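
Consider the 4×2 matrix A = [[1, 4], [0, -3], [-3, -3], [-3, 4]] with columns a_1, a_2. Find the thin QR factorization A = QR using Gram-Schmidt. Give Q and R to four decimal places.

a_1 = (1, 0, -3, -3); ‖a_1‖ = 4.3589, so e_1 = (0.2294, 0.0000, -0.6882, -0.6882).
e_1·a_2 = 0.2294·4 + 0.0000·(-3) + (-0.6882)·(-3) + (-0.6882)·4 = 0.2294.
u_2 = a_2 − 0.2294·e_1 = (3.9474, -3.0000, -2.8421, 4.1579).
‖u_2‖ = 7.0673, so e_2 = (0.5585, -0.4245, -0.4021, 0.5883).

Q = [[0.2294, 0.5585], [0.0000, -0.4245], [-0.6882, -0.4021], [-0.6882, 0.5883]], R = [[4.3589, 0.2294], [0.0000, 7.0673]]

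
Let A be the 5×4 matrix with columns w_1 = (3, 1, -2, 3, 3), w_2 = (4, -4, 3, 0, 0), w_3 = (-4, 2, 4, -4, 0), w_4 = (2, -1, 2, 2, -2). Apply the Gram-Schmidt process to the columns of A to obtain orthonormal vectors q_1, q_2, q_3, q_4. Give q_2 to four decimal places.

q_2 = (0.5963, -0.6354, 0.4888, -0.0293, -0.0293)

w_1 = (3, 1, -2, 3, 3); ‖w_1‖ = 5.6569, so q_1 = (0.5303, 0.1768, -0.3536, 0.5303, 0.5303).
q_1·w_2 = 0.5303·4 + 0.1768·(-4) + (-0.3536)·3 + 0.5303·0 + 0.5303·0 = 0.3536.
u_2 = w_2 − 0.3536·q_1 = (3.8125, -4.0625, 3.1250, -0.1875, -0.1875).
‖u_2‖ = 6.3934, so q_2 = (0.5963, -0.6354, 0.4888, -0.0293, -0.0293).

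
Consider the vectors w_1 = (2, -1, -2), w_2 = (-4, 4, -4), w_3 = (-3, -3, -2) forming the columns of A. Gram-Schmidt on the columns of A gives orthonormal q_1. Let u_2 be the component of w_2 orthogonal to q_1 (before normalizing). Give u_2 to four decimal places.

u_2 = (-3.1111, 3.5556, -4.8889)

w_1 = (2, -1, -2); ‖w_1‖ = 3.0000, so q_1 = (0.6667, -0.3333, -0.6667).
q_1·w_2 = 0.6667·(-4) + (-0.3333)·4 + (-0.6667)·(-4) = -1.3333.
u_2 = w_2 + 1.3333·q_1 = (-3.1111, 3.5556, -4.8889).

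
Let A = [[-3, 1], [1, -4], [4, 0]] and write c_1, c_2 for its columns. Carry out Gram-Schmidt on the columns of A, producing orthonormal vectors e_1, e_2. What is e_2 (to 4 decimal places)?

e_2 = (0.0495, -0.9596, 0.2770)

e_1 = c_1/‖c_1‖ = (-3, 1, 4)/5.0990 = (-0.5883, 0.1961, 0.7845).
r_{12} = e_1·c_2 = -1.3728.
u_2 = c_2 + 1.3728·e_1 = (0.1923, -3.7308, 1.0769).
‖u_2‖ = 3.8879, so e_2 = (0.0495, -0.9596, 0.2770).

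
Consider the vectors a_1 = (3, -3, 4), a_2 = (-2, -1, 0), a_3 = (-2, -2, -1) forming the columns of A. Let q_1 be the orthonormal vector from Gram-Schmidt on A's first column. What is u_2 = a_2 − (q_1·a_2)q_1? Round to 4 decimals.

u_2 = (-1.7353, -1.2647, 0.3529)

a_1 = (3, -3, 4); ‖a_1‖ = 5.8310, so q_1 = (0.5145, -0.5145, 0.6860).
q_1·a_2 = 0.5145·(-2) + (-0.5145)·(-1) + 0.6860·0 = -0.5145.
u_2 = a_2 + 0.5145·q_1 = (-1.7353, -1.2647, 0.3529).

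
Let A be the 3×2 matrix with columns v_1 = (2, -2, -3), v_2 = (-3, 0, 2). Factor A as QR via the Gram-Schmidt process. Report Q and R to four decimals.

v_1 = (2, -2, -3); ‖v_1‖ = 4.1231, so e_1 = (0.4851, -0.4851, -0.7276).
e_1·v_2 = 0.4851·(-3) + (-0.4851)·0 + (-0.7276)·2 = -2.9104.
u_2 = v_2 + 2.9104·e_1 = (-1.5882, -1.4118, -0.1176).
‖u_2‖ = 2.1282, so e_2 = (-0.7463, -0.6633, -0.0553).

Q = [[0.4851, -0.7463], [-0.4851, -0.6633], [-0.7276, -0.0553]], R = [[4.1231, -2.9104], [0.0000, 2.1282]]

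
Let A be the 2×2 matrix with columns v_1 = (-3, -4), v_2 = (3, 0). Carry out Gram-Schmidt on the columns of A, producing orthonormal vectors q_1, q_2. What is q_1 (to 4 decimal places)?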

____________________

• **TASK**
Please transcribe each of the entries, exactly as written.

• **RESPONSE TO THE EXERCISE**
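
Consider the 4×2 matrix A = [[1, 4], [0, -3], [-3, -3], [-3, 4]] with columns a_1, a_2. Find the thin QR factorization A = QR using Gram-Schmidt. Give Q and R to four decimal places.

a_1 = (1, 0, -3, -3); ‖a_1‖ = 4.3589, so e_1 = (0.2294, 0.0000, -0.6882, -0.6882).
e_1·a_2 = 0.2294·4 + 0.0000·(-3) + (-0.6882)·(-3) + (-0.6882)·4 = 0.2294.
u_2 = a_2 − 0.2294·e_1 = (3.9474, -3.0000, -2.8421, 4.1579).
‖u_2‖ = 7.0673, so e_2 = (0.5585, -0.4245, -0.4021, 0.5883).

Q = [[0.2294, 0.5585], [0.0000, -0.4245], [-0.6882, -0.4021], [-0.6882, 0.5883]], R = [[4.3589, 0.2294], [0.0000, 7.0673]]

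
Let A be the 5×4 matrix with columns w_1 = (3, 1, -2, 3, 3), w_2 = (4, -4, 3, 0, 0), w_3 = (-4, 2, 4, -4, 0), w_4 = (2, -1, 2, 2, -2). Apply the Gram-Schmidt process to the columns of A to obtain orthonormal vectors q_1, q_2, q_3, q_4. Give q_2 to four decimal places.

q_2 = (0.5963, -0.6354, 0.4888, -0.0293, -0.0293)

w_1 = (3, 1, -2, 3, 3); ‖w_1‖ = 5.6569, so q_1 = (0.5303, 0.1768, -0.3536, 0.5303, 0.5303).
q_1·w_2 = 0.5303·4 + 0.1768·(-4) + (-0.3536)·3 + 0.5303·0 + 0.5303·0 = 0.3536.
u_2 = w_2 − 0.3536·q_1 = (3.8125, -4.0625, 3.1250, -0.1875, -0.1875).
‖u_2‖ = 6.3934, so q_2 = (0.5963, -0.6354, 0.4888, -0.0293, -0.0293).

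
Consider the vectors w_1 = (2, -1, -2), w_2 = (-4, 4, -4), w_3 = (-3, -3, -2) forming the columns of A. Gram-Schmidt on the columns of A gives orthonormal q_1. Let u_2 be the component of w_2 orthogonal to q_1 (before normalizing). Give u_2 to four decimal places.

u_2 = (-3.1111, 3.5556, -4.8889)

w_1 = (2, -1, -2); ‖w_1‖ = 3.0000, so q_1 = (0.6667, -0.3333, -0.6667).
q_1·w_2 = 0.6667·(-4) + (-0.3333)·4 + (-0.6667)·(-4) = -1.3333.
u_2 = w_2 + 1.3333·q_1 = (-3.1111, 3.5556, -4.8889).

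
Let A = [[-3, 1], [1, -4], [4, 0]] and write c_1, c_2 for its columns. Carry out Gram-Schmidt on the columns of A, producing orthonormal vectors e_1, e_2. What is e_2 (to 4 decimal places)?

e_2 = (0.0495, -0.9596, 0.2770)

e_1 = c_1/‖c_1‖ = (-3, 1, 4)/5.0990 = (-0.5883, 0.1961, 0.7845).
r_{12} = e_1·c_2 = -1.3728.
u_2 = c_2 + 1.3728·e_1 = (0.1923, -3.7308, 1.0769).
‖u_2‖ = 3.8879, so e_2 = (0.0495, -0.9596, 0.2770).

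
Consider the vectors a_1 = (3, -3, 4), a_2 = (-2, -1, 0), a_3 = (-2, -2, -1) forming the columns of A. Let q_1 be the orthonormal vector from Gram-Schmidt on A's first column. What is u_2 = a_2 − (q_1·a_2)q_1? Round to 4 decimals.

u_2 = (-1.7353, -1.2647, 0.3529)

a_1 = (3, -3, 4); ‖a_1‖ = 5.8310, so q_1 = (0.5145, -0.5145, 0.6860).
q_1·a_2 = 0.5145·(-2) + (-0.5145)·(-1) + 0.6860·0 = -0.5145.
u_2 = a_2 + 0.5145·q_1 = (-1.7353, -1.2647, 0.3529).

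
Let A be the 3×2 matrix with columns v_1 = (2, -2, -3), v_2 = (-3, 0, 2). Factor A as QR via the Gram-Schmidt process. Report Q and R to four decimals.

v_1 = (2, -2, -3); ‖v_1‖ = 4.1231, so e_1 = (0.4851, -0.4851, -0.7276).
e_1·v_2 = 0.4851·(-3) + (-0.4851)·0 + (-0.7276)·2 = -2.9104.
u_2 = v_2 + 2.9104·e_1 = (-1.5882, -1.4118, -0.1176).
‖u_2‖ = 2.1282, so e_2 = (-0.7463, -0.6633, -0.0553).

Q = [[0.4851, -0.7463], [-0.4851, -0.6633], [-0.7276, -0.0553]], R = [[4.1231, -2.9104], [0.0000, 2.1282]]

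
Let A be the 2×2 matrix with columns v_1 = (-3, -4), v_2 = (3, 0). Carry out Gram-Schmidt on the columns of A, producing orthonormal vectors q_1, q_2. What is q_1 (to 4 decimal places)?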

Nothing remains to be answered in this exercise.